── Listed entries ──
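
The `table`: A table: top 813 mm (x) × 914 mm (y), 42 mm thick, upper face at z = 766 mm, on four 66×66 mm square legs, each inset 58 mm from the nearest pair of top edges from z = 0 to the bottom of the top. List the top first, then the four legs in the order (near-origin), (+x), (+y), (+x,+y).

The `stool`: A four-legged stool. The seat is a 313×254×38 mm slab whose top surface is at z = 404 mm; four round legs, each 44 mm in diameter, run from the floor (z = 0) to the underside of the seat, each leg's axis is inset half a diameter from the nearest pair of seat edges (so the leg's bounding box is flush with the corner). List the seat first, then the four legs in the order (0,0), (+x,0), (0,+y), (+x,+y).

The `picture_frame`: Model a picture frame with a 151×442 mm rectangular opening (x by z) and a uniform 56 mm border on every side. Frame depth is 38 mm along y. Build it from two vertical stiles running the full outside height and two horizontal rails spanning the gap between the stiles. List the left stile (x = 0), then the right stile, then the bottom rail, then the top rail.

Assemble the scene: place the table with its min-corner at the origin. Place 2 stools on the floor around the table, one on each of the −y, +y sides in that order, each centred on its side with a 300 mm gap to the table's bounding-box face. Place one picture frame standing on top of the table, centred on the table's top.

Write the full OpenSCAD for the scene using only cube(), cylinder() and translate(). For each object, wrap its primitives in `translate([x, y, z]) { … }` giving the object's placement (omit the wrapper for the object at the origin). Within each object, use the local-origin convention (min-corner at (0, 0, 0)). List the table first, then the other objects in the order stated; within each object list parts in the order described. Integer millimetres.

translate([0, 0, 724]) cube([813, 914, 42]);
translate([58, 58, 0]) cube([66, 66, 724]);
translate([689, 58, 0]) cube([66, 66, 724]);
translate([58, 790, 0]) cube([66, 66, 724]);
translate([689, 790, 0]) cube([66, 66, 724]);
translate([250, -554, 0]) {
  translate([0, 0, 366]) cube([313, 254, 38]);
  translate([22, 22, 0]) cylinder(h = 366, r = 22);
  translate([291, 22, 0]) cylinder(h = 366, r = 22);
  translate([22, 232, 0]) cylinder(h = 366, r = 22);
  translate([291, 232, 0]) cylinder(h = 366, r = 22);
}
translate([250, 1214, 0]) {
  translate([0, 0, 366]) cube([313, 254, 38]);
  translate([22, 22, 0]) cylinder(h = 366, r = 22);
  translate([291, 22, 0]) cylinder(h = 366, r = 22);
  translate([22, 232, 0]) cylinder(h = 366, r = 22);
  translate([291, 232, 0]) cylinder(h = 366, r = 22);
}
translate([275, 438, 766]) {
  cube([56, 38, 554]);
  translate([207, 0, 0]) cube([56, 38, 554]);
  translate([56, 0, 0]) cube([151, 38, 56]);
  translate([56, 0, 498]) cube([151, 38, 56]);
}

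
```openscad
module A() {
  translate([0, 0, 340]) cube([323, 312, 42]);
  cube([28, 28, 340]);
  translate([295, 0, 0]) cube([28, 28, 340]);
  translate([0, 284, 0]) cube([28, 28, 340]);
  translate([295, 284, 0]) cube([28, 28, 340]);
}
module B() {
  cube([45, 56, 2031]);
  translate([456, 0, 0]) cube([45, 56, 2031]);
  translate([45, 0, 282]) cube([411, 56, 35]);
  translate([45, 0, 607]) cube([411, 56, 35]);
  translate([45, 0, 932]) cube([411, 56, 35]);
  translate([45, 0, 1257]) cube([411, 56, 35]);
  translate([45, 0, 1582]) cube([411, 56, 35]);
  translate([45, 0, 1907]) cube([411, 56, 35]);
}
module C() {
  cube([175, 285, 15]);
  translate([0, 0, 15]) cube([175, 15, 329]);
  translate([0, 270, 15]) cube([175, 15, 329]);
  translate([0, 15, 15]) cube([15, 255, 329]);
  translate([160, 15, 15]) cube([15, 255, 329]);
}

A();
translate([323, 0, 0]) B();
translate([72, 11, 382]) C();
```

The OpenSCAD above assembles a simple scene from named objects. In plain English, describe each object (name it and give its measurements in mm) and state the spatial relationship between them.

A is a simple wooden stool: a rectangular seat 323 mm (x) by 312 mm (y), 42 mm thick, top face at z = 382 mm, on four square legs, each 28×28 mm in cross-section. The legs rest on z = 0, each flush with a corner of the seat.

B is a straight ladder. Two 45×56 mm vertical rails, 2031 mm tall, stand 501 mm apart (outside-to-outside) with their front faces coplanar on the −y side. 6 rungs, each 56 mm deep and 35 mm tall, span between the inner faces of the rails, front faces flush with the rails. The lowest rung's underside is at z = 282 mm and rungs are spaced 325 mm apart (underside to underside).

C is an open storage box with external size 175×285×344 mm and wall thickness 15 mm (the base is also 15 mm thick). The base covers the whole footprint; the four walls stand on the base, with the y-facing walls full-width and the x-facing walls fitting between their inner faces.

The ladder is against the stool's +x side, with their −y faces flush. The open box is on top of the stool.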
───
(What the task requires)
Write out every record, exactly as written.

(Reply)
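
The `table`: A table: top 813 mm (x) × 914 mm (y), 42 mm thick, upper face at z = 766 mm, on four 66×66 mm square legs, each inset 58 mm from the nearest pair of top edges from z = 0 to the bottom of the top. List the top first, then the four legs in the order (near-origin), (+x), (+y), (+x,+y).

The `stool`: A four-legged stool. The seat is a 313×254×38 mm slab whose top surface is at z = 404 mm; four round legs, each 44 mm in diameter, run from the floor (z = 0) to the underside of the seat, each leg's axis is inset half a diameter from the nearest pair of seat edges (so the leg's bounding box is flush with the corner). List the seat first, then the four legs in the order (0,0), (+x,0), (0,+y), (+x,+y).

The `picture_frame`: Model a picture frame with a 151×442 mm rectangular opening (x by z) and a uniform 56 mm border on every side. Frame depth is 38 mm along y. Build it from two vertical stiles running the full outside height and two horizontal rails spanning the gap between the stiles. List the left stile (x = 0), then the right stile, then the bottom rail, then the top rail.

Assemble the scene: place the table with its min-corner at the origin. Place 2 stools on the floor around the table, one on each of the −y, +y sides in that order, each centred on its side with a 300 mm gap to the table's bounding-box face. Place one picture frame standing on top of the table, centred on the table's top.

Write the full OpenSCAD for the scene using only cube(), cylinder() and translate(). For each object, wrap its primitives in `translate([x, y, z]) { … }` giving the object's placement (omit the wrapper for the object at the origin). Within each object, use the local-origin convention (min-corner at (0, 0, 0)). List the table first, then the other objects in the order stated; within each object list parts in the order described. Integer millimetres.

translate([0, 0, 724]) cube([813, 914, 42]);
translate([58, 58, 0]) cube([66, 66, 724]);
translate([689, 58, 0]) cube([66, 66, 724]);
translate([58, 790, 0]) cube([66, 66, 724]);
translate([689, 790, 0]) cube([66, 66, 724]);
translate([250, -554, 0]) {
  translate([0, 0, 366]) cube([313, 254, 38]);
  translate([22, 22, 0]) cylinder(h = 366, r = 22);
  translate([291, 22, 0]) cylinder(h = 366, r = 22);
  translate([22, 232, 0]) cylinder(h = 366, r = 22);
  translate([291, 232, 0]) cylinder(h = 366, r = 22);
}
translate([250, 1214, 0]) {
  translate([0, 0, 366]) cube([313, 254, 38]);
  translate([22, 22, 0]) cylinder(h = 366, r = 22);
  translate([291, 22, 0]) cylinder(h = 366, r = 22);
  translate([22, 232, 0]) cylinder(h = 366, r = 22);
  translate([291, 232, 0]) cylinder(h = 366, r = 22);
}
translate([275, 438, 766]) {
  cube([56, 38, 554]);
  translate([207, 0, 0]) cube([56, 38, 554]);
  translate([56, 0, 0]) cube([151, 38, 56]);
  translate([56, 0, 498]) cube([151, 38, 56]);
}

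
```openscad
module A() {
  translate([0, 0, 340]) cube([323, 312, 42]);
  cube([28, 28, 340]);
  translate([295, 0, 0]) cube([28, 28, 340]);
  translate([0, 284, 0]) cube([28, 28, 340]);
  translate([295, 284, 0]) cube([28, 28, 340]);
}
module B() {
  cube([45, 56, 2031]);
  translate([456, 0, 0]) cube([45, 56, 2031]);
  translate([45, 0, 282]) cube([411, 56, 35]);
  translate([45, 0, 607]) cube([411, 56, 35]);
  translate([45, 0, 932]) cube([411, 56, 35]);
  translate([45, 0, 1257]) cube([411, 56, 35]);
  translate([45, 0, 1582]) cube([411, 56, 35]);
  translate([45, 0, 1907]) cube([411, 56, 35]);
}
module C() {
  cube([175, 285, 15]);
  translate([0, 0, 15]) cube([175, 15, 329]);
  translate([0, 270, 15]) cube([175, 15, 329]);
  translate([0, 15, 15]) cube([15, 255, 329]);
  translate([160, 15, 15]) cube([15, 255, 329]);
}

A();
translate([323, 0, 0]) B();
translate([72, 11, 382]) C();
```

The OpenSCAD above assembles a simple scene from named objects. In plain English, describe each object (name it and give its measurements in mm) and state the spatial relationship between them.

A is a simple wooden stool: a rectangular seat 323 mm (x) by 312 mm (y), 42 mm thick, top face at z = 382 mm, on four square legs, each 28×28 mm in cross-section. The legs rest on z = 0, each flush with a corner of the seat.

B is a straight ladder. Two 45×56 mm vertical rails, 2031 mm tall, stand 501 mm apart (outside-to-outside) with their front faces coplanar on the −y side. 6 rungs, each 56 mm deep and 35 mm tall, span between the inner faces of the rails, front faces flush with the rails. The lowest rung's underside is at z = 282 mm and rungs are spaced 325 mm apart (underside to underside).

C is an open storage box with external size 175×285×344 mm and wall thickness 15 mm (the base is also 15 mm thick). The base covers the whole footprint; the four walls stand on the base, with the y-facing walls full-width and the x-facing walls fitting between their inner faces.

The ladder is against the stool's +x side, with their −y faces flush. The open box is on top of the stool.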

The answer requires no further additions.